• Exercise description
Whenever a line of the entries below holds the string "information", copy that line and return it.
<<<<
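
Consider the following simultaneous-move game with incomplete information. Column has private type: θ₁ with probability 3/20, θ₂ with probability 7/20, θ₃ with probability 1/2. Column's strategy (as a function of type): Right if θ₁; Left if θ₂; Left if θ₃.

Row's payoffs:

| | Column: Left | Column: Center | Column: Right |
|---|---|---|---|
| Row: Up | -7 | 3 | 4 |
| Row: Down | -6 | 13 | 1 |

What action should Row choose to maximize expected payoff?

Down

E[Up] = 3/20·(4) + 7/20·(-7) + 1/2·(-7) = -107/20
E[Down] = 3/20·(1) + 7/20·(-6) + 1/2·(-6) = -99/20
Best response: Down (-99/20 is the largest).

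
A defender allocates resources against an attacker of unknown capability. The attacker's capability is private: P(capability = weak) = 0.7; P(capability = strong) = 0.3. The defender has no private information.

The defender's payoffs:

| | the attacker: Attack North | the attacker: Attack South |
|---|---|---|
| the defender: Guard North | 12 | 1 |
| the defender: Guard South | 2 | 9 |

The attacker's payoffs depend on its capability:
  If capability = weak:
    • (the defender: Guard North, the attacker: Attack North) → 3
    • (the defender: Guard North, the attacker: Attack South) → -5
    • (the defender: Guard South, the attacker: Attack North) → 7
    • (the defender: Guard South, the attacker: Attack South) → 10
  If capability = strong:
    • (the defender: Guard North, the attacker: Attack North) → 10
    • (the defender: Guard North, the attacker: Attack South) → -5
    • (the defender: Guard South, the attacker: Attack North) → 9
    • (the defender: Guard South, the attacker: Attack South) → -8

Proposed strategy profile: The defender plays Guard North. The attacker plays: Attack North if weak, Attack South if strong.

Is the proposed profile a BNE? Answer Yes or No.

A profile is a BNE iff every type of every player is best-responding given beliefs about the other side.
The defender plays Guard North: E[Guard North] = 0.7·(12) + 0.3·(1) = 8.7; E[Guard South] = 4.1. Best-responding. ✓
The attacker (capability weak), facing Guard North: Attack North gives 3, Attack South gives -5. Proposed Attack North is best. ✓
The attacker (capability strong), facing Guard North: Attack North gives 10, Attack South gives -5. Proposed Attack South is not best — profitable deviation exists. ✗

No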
>>>>
• Written answer
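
Consider the following simultaneous-move game with incomplete information. Column has private type: θ₁ with probability 3/20, θ₂ with probability 7/20, θ₃ with probability 1/2. Column's strategy (as a function of type): Right if θ₁; Left if θ₂; Left if θ₃.
A defender allocates resources against an attacker of unknown capability. The attacker's capability is private: P(capability = weak) = 0.7; P(capability = strong) = 0.3. The defender has no private information.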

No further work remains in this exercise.